• _Task directions_:
Please report each line of the data below that contains "Answer".

□ □ □ □

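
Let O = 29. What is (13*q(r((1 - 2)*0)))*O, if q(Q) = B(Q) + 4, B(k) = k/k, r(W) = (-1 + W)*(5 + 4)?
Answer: 1885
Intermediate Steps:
r(W) = -9 + 9*W (r(W) = (-1 + W)*9 = -9 + 9*W)
B(k) = 1
q(Q) = 5 (q(Q) = 1 + 4 = 5)
(13*q(r((1 - 2)*0)))*O = (13*5)*29 = 65*29 = 1885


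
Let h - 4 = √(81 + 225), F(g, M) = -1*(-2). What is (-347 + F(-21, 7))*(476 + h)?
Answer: -165600 - 1035*√34 ≈ -1.7164e+5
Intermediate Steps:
F(g, M) = 2
h = 4 + 3*√34 (h = 4 + √(81 + 225) = 4 + √306 = 4 + 3*√34 ≈ 21.493)
(-347 + F(-21, 7))*(476 + h) = (-347 + 2)*(476 + (4 + 3*√34)) = -345*(480 + 3*√34) = -165600 - 1035*√34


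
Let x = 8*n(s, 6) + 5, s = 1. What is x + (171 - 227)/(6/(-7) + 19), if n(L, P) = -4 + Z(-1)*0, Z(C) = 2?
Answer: -3821/127 ≈ -30.087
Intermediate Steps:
n(L, P) = -4 (n(L, P) = -4 + 2*0 = -4 + 0 = -4)
x = -27 (x = 8*(-4) + 5 = -32 + 5 = -27)
x + (171 - 227)/(6/(-7) + 19) = -27 + (171 - 227)/(6/(-7) + 19) = -27 - 56/(6*(-1/7) + 19) = -27 - 56/(-6/7 + 19) = -27 - 56/127/7 = -27 - 56*7/127 = -27 - 392/127 = -3821/127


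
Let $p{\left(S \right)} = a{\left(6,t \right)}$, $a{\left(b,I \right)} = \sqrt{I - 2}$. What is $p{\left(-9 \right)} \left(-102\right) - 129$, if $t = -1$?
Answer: $-129 - 102 i \sqrt{3} \approx -129.0 - 176.67 i$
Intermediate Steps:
$a{\left(b,I \right)} = \sqrt{-2 + I}$
$p{\left(S \right)} = i \sqrt{3}$ ($p{\left(S \right)} = \sqrt{-2 - 1} = \sqrt{-3} = i \sqrt{3}$)
$p{\left(-9 \right)} \left(-102\right) - 129 = i \sqrt{3} \left(-102\right) - 129 = - 102 i \sqrt{3} - 129 = -129 - 102 i \sqrt{3}$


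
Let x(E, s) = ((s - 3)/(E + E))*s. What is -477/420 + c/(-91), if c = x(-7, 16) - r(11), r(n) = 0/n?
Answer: -953/980 ≈ -0.97245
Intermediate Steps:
x(E, s) = s*(-3 + s)/(2*E) (x(E, s) = ((-3 + s)/((2*E)))*s = ((-3 + s)*(1/(2*E)))*s = ((-3 + s)/(2*E))*s = s*(-3 + s)/(2*E))
r(n) = 0
c = -104/7 (c = (1/2)*16*(-3 + 16)/(-7) - 1*0 = (1/2)*16*(-1/7)*13 + 0 = -104/7 + 0 = -104/7 ≈ -14.857)
-477/420 + c/(-91) = -477/420 - 104/7/(-91) = -477*1/420 - 104/7*(-1/91) = -159/140 + 8/49 = -953/980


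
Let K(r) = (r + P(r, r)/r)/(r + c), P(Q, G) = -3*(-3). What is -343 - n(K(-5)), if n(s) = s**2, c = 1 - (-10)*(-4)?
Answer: -4150589/12100 ≈ -343.02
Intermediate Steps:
P(Q, G) = 9
c = -39 (c = 1 - 5*8 = 1 - 40 = -39)
K(r) = (r + 9/r)/(-39 + r) (K(r) = (r + 9/r)/(r - 39) = (r + 9/r)/(-39 + r))
-343 - n(K(-5)) = -343 - ((9 + (-5)**2)/((-5)*(-39 - 5)))**2 = -343 - (-1/5*(9 + 25)/(-44))**2 = -343 - (-1/5*(-1/44)*34)**2 = -343 - (17/110)**2 = -343 - 1*289/12100 = -343 - 289/12100 = -4150589/12100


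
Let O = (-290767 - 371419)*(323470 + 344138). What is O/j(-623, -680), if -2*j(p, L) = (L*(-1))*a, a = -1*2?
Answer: -55260083886/85 ≈ -6.5012e+8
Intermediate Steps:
a = -2
j(p, L) = -L (j(p, L) = -L*(-1)*(-2)/2 = -(-L)*(-2)/2 = -L)
O = -442080671088 (O = -662186*667608 = -442080671088)
O/j(-623, -680) = -442080671088/((-1*(-680))) = -442080671088/680 = -442080671088*1/680 = -55260083886/85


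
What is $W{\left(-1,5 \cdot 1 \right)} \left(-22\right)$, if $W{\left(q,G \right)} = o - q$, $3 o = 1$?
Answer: $- \frac{88}{3} \approx -29.333$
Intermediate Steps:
$o = \frac{1}{3}$ ($o = \frac{1}{3} \cdot 1 = \frac{1}{3} \approx 0.33333$)
$W{\left(q,G \right)} = \frac{1}{3} - q$
$W{\left(-1,5 \cdot 1 \right)} \left(-22\right) = \left(\frac{1}{3} - -1\right) \left(-22\right) = \left(\frac{1}{3} + 1\right) \left(-22\right) = \frac{4}{3} \left(-22\right) = - \frac{88}{3}$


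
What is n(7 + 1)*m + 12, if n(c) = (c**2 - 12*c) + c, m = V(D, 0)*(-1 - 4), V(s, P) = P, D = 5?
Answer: 12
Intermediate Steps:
m = 0 (m = 0*(-1 - 4) = 0*(-5) = 0)
n(c) = c**2 - 11*c
n(7 + 1)*m + 12 = ((7 + 1)*(-11 + (7 + 1)))*0 + 12 = (8*(-11 + 8))*0 + 12 = (8*(-3))*0 + 12 = -24*0 + 12 = 0 + 12 = 12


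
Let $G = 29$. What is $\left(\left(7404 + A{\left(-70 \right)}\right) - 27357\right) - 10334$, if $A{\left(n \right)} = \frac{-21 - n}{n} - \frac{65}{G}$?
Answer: $- \frac{8784083}{290} \approx -30290.0$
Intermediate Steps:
$A{\left(n \right)} = - \frac{65}{29} + \frac{-21 - n}{n}$ ($A{\left(n \right)} = \frac{-21 - n}{n} - \frac{65}{29} = - \frac{65}{29} + \frac{-21 - n}{n}$)
$\left(\left(7404 + A{\left(-70 \right)}\right) - 27357\right) - 10334 = \left(\left(7404 - \left(\frac{94}{29} + \frac{21}{-70}\right)\right) - 27357\right) - 10334 = \left(\left(7404 - \frac{853}{290}\right) - 27357\right) - 10334 = \left(\frac{2146307}{290} - 27357\right) - 10334 = - \frac{5787223}{290} - 10334 = - \frac{8784083}{290}$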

□ □ □ □

• _Task result_:
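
Answer: 1885
Answer: -165600 - 1035*√34 ≈ -1.7164e+5
Answer: -3821/127 ≈ -30.087
Answer: $-129 - 102 i \sqrt{3} \approx -129.0 - 176.67 i$
Answer: -953/980 ≈ -0.97245
Answer: -4150589/12100 ≈ -343.02
Answer: -55260083886/85 ≈ -6.5012e+8
Answer: $- \frac{88}{3} \approx -29.333$
Answer: 12
Answer: $- \frac{8784083}{290} \approx -30290.0$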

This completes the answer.